◆ TO DO
Each line from the one containing "A 471 g specimen" to the final line of the listing below must be transcribed exactly; all others are left out.

+++ THE INPUT +++

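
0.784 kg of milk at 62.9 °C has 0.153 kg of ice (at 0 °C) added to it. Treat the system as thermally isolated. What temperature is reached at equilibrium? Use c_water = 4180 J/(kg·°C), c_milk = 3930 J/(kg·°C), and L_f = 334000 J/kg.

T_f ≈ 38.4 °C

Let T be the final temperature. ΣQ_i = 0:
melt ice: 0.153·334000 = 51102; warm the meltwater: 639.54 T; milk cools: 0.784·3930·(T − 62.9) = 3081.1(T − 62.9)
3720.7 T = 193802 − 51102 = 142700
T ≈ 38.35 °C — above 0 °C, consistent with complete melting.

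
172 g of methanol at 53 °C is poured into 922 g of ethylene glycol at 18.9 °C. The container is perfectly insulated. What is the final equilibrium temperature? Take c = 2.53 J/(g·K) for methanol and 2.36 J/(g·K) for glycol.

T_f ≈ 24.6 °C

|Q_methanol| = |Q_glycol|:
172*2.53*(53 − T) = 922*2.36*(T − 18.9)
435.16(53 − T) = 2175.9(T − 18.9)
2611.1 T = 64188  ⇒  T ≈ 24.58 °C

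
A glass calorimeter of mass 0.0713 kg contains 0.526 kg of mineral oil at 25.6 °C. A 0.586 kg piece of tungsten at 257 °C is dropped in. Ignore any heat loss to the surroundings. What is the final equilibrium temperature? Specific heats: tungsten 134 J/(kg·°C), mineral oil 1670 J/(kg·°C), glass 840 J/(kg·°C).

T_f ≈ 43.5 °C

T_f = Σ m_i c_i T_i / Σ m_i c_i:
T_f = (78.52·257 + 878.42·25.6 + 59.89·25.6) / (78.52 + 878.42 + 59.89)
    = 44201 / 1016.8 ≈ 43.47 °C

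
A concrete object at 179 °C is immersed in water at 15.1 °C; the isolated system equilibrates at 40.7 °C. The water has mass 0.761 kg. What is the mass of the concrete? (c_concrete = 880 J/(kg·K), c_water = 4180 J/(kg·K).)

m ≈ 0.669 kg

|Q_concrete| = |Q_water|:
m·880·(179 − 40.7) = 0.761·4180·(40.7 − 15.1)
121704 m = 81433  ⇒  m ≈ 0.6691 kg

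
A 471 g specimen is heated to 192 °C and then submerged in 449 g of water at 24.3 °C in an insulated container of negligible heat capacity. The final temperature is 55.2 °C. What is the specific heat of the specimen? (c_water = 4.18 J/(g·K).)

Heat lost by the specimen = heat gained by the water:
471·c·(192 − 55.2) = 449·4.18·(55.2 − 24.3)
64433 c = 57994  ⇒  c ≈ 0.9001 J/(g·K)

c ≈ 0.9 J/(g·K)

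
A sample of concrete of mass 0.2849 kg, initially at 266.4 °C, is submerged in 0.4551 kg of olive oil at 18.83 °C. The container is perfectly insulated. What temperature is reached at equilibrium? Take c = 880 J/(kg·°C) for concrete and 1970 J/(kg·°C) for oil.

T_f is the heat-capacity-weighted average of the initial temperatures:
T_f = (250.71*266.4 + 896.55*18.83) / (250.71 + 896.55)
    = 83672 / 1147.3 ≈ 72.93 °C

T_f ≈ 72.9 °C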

+++

◆ FINISHED EXERCISE
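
A 471 g specimen is heated to 192 °C and then submerged in 449 g of water at 24.3 °C in an insulated container of negligible heat capacity. The final temperature is 55.2 °C. What is the specific heat of the specimen? (c_water = 4.18 J/(g·K).)

Heat lost by the specimen = heat gained by the water:
471·c·(192 − 55.2) = 449·4.18·(55.2 − 24.3)
64433 c = 57994  ⇒  c ≈ 0.9001 J/(g·K)

c ≈ 0.9 J/(g·K)

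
A sample of concrete of mass 0.2849 kg, initially at 266.4 °C, is submerged in 0.4551 kg of olive oil at 18.83 °C. The container is perfectly insulated. What temperature is reached at equilibrium? Take c = 880 J/(kg·°C) for concrete and 1970 J/(kg·°C) for oil.

T_f is the heat-capacity-weighted average of the initial temperatures:
T_f = (250.71*266.4 + 896.55*18.83) / (250.71 + 896.55)
    = 83672 / 1147.3 ≈ 72.93 °C

T_f ≈ 72.9 °C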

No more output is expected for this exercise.